Data to process:
-- Opening Marker --

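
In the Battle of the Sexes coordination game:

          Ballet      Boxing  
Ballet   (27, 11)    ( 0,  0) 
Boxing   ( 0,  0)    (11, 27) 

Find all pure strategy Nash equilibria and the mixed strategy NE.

Pure NE: (Ballet, Ballet) and (Boxing, Boxing); Mixed NE: p = 0.7105, q = 0.2895

Work:
Check pure NE:
(Ballet, Ballet): (27, 11) - no unilateral deviation beneficial
(Boxing, Boxing): (11, 27) - no unilateral deviation beneficial
Mixed NE: P1 plays Ballet with p = 0.7105, P2 plays Ballet with q = 0.2895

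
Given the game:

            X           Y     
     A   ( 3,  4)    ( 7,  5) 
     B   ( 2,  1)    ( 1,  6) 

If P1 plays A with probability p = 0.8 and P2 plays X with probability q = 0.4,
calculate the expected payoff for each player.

E[P1] = 4.6, E[P2] = 4.48

Work:
E[P1] = p·q·π₁(A,X) + p·(1-q)·π₁(A,Y) + (1-p)·q·π₁(B,X) + (1-p)·(1-q)·π₁(B,Y)
= 0.8·0.4·3 + 0.8·0.6·7 + 0.2·0.4·2 + 0.2·0.6·1
= 4.6

E[P2] = 4.48 (similar calculation)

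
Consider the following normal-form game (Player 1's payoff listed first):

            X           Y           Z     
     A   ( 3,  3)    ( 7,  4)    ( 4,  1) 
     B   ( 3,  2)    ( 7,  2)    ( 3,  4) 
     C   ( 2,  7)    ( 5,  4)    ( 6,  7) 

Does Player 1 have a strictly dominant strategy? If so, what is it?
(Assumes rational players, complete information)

No strictly dominant strategy exists for Player 1

Work:
A strategy strictly dominates another if it gives a strictly higher payoff against every opponent action. Compare each pair of P1's strategies column-by-column:
  A vs B: [3 vs 3, 7 vs 7, 4 vs 3] → A does not strictly dominate B (column X: 3 ≤ 3)
  A vs C: [3 vs 2, 7 vs 5, 4 vs 6] → A does not strictly dominate C (column Z: 4 ≤ 6)
  B vs A: [3 vs 3, 7 vs 7, 3 vs 4] → B does not strictly dominate A (column X: 3 ≤ 3)
  B vs C: [3 vs 2, 7 vs 5, 3 vs 6] → B does not strictly dominate C (column Z: 3 ≤ 6)
  C vs A: [2 vs 3, 5 vs 7, 6 vs 4] → C does not strictly dominate A (column X: 2 ≤ 3)
  C vs B: [2 vs 3, 5 vs 7, 6 vs 3] → C does not strictly dominate B (column X: 2 ≤ 3)
No single strategy strictly dominates all others → no strictly dominant strategy.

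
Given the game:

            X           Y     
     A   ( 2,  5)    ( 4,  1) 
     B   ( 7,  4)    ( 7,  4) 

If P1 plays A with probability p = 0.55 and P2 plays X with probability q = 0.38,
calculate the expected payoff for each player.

E[P1] = 4.932, E[P2] = 3.186

Work:
E[P1] = p·q·π₁(A,X) + p·(1-q)·π₁(A,Y) + (1-p)·q·π₁(B,X) + (1-p)·(1-q)·π₁(B,Y)
= 0.55·0.38·2 + 0.55·0.62·4 + 0.45·0.38·7 + 0.45·0.62·7
= 4.932

E[P2] = 3.186 (similar calculation)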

-- Closing Marker --

What the task requires: Each line of the material above either contains the word "probability" or does not; state how many do, and nothing else.

Result for this exercise: 2